- **Task brief**:
Identify and pull out each line of the entries in which "What" occurs.

==================================================

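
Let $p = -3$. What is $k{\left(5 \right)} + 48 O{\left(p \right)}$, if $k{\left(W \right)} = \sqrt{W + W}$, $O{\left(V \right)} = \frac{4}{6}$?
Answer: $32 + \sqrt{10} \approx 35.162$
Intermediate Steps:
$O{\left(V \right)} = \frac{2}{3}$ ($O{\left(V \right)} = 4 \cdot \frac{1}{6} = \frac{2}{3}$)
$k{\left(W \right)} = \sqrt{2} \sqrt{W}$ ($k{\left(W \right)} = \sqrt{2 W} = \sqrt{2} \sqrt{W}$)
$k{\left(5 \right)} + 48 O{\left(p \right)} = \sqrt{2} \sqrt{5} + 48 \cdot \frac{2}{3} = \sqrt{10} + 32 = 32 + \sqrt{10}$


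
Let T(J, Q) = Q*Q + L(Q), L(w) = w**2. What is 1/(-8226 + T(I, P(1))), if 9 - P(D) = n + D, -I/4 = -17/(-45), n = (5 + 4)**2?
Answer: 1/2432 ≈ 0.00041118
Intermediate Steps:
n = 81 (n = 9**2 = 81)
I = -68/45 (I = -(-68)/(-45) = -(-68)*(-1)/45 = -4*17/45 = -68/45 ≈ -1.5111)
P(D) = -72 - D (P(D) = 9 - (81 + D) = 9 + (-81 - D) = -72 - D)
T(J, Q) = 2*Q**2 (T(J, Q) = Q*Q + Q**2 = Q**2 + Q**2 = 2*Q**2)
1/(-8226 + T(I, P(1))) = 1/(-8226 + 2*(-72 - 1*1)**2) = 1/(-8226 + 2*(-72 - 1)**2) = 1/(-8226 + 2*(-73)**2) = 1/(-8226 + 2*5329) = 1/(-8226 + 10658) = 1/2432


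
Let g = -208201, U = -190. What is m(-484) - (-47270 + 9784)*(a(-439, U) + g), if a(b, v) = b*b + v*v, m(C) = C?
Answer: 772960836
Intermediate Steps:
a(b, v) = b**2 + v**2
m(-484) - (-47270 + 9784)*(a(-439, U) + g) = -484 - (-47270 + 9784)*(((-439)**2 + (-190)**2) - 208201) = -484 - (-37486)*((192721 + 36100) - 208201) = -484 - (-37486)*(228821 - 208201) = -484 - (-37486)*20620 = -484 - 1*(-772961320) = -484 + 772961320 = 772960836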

==================================================

- **Task output**:
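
Let $p = -3$. What is $k{\left(5 \right)} + 48 O{\left(p \right)}$, if $k{\left(W \right)} = \sqrt{W + W}$, $O{\left(V \right)} = \frac{4}{6}$?
Let T(J, Q) = Q*Q + L(Q), L(w) = w**2. What is 1/(-8226 + T(I, P(1))), if 9 - P(D) = n + D, -I/4 = -17/(-45), n = (5 + 4)**2?
Let g = -208201, U = -190. What is m(-484) - (-47270 + 9784)*(a(-439, U) + g), if a(b, v) = b*b + v*v, m(C) = C?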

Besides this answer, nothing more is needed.